Data listing below:

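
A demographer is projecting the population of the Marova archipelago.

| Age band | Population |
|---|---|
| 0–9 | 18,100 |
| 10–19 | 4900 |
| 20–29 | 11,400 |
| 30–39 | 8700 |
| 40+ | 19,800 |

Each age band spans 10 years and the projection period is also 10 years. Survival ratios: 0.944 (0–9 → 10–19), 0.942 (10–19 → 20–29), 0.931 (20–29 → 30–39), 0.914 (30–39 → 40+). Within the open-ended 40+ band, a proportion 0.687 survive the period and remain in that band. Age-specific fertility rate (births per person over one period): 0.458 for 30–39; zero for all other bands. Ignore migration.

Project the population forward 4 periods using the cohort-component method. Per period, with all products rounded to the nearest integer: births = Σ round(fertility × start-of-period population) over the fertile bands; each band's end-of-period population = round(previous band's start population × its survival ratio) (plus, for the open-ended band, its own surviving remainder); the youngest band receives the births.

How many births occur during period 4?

[period 1]
Births: 8700 * 0.458 = 3985
10–19: 18100 * 0.944 = 17086
20–29: 4900 * 0.942 = 4616
30–39: 11400 * 0.931 = 10613
40+: 8700 * 0.914 + 19800 * 0.687 = 7952 + 13603 = 21555
→ [3985, 17086, 4616, 10613, 21555]
[period 2]
Births: 10613 * 0.458 = 4861
10–19: 3985 * 0.944 = 3762
20–29: 17086 * 0.942 = 16095
30–39: 4616 * 0.931 = 4297
40+: 10613 * 0.914 + 21555 * 0.687 = 9700 + 14808 = 24508
→ [4861, 3762, 16095, 4297, 24508]
[period 3]
Births: 4297 * 0.458 = 1968
10–19: 4861 * 0.944 = 4589
20–29: 3762 * 0.942 = 3544
30–39: 16095 * 0.931 = 14984
40+: 4297 * 0.914 + 24508 * 0.687 = 3927 + 16837 = 20764
→ [1968, 4589, 3544, 14984, 20764]
[period 4]
Births: 14984 * 0.458 = 6863
10–19: 1968 * 0.944 = 1858
20–29: 4589 * 0.942 = 4323
30–39: 3544 * 0.931 = 3299
40+: 14984 * 0.914 + 20764 * 0.687 = 13695 + 14265 = 27960
→ [6863, 1858, 4323, 3299, 27960]

6863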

End of Data listing.

Give back the lines of the data exactly as they are written, from the first line through the line containing "Project the population".

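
A demographer is projecting the population of the Marova archipelago.

| Age band | Population |
|---|---|
| 0–9 | 18,100 |
| 10–19 | 4900 |
| 20–29 | 11,400 |
| 30–39 | 8700 |
| 40+ | 19,800 |

Each age band spans 10 years and the projection period is also 10 years. Survival ratios: 0.944 (0–9 → 10–19), 0.942 (10–19 → 20–29), 0.931 (20–29 → 30–39), 0.914 (30–39 → 40+). Within the open-ended 40+ band, a proportion 0.687 survive the period and remain in that band. Age-specific fertility rate (births per person over one period): 0.458 for 30–39; zero for all other bands. Ignore migration.

Project the population forward 4 periods using the cohort-component method. Per period, with all products rounded to the nearest integer: births = Σ round(fertility × start-of-period population) over the fertile bands; each band's end-of-period population = round(previous band's start population × its survival ratio) (plus, for the open-ended band, its own surviving remainder); the youngest band receives the births.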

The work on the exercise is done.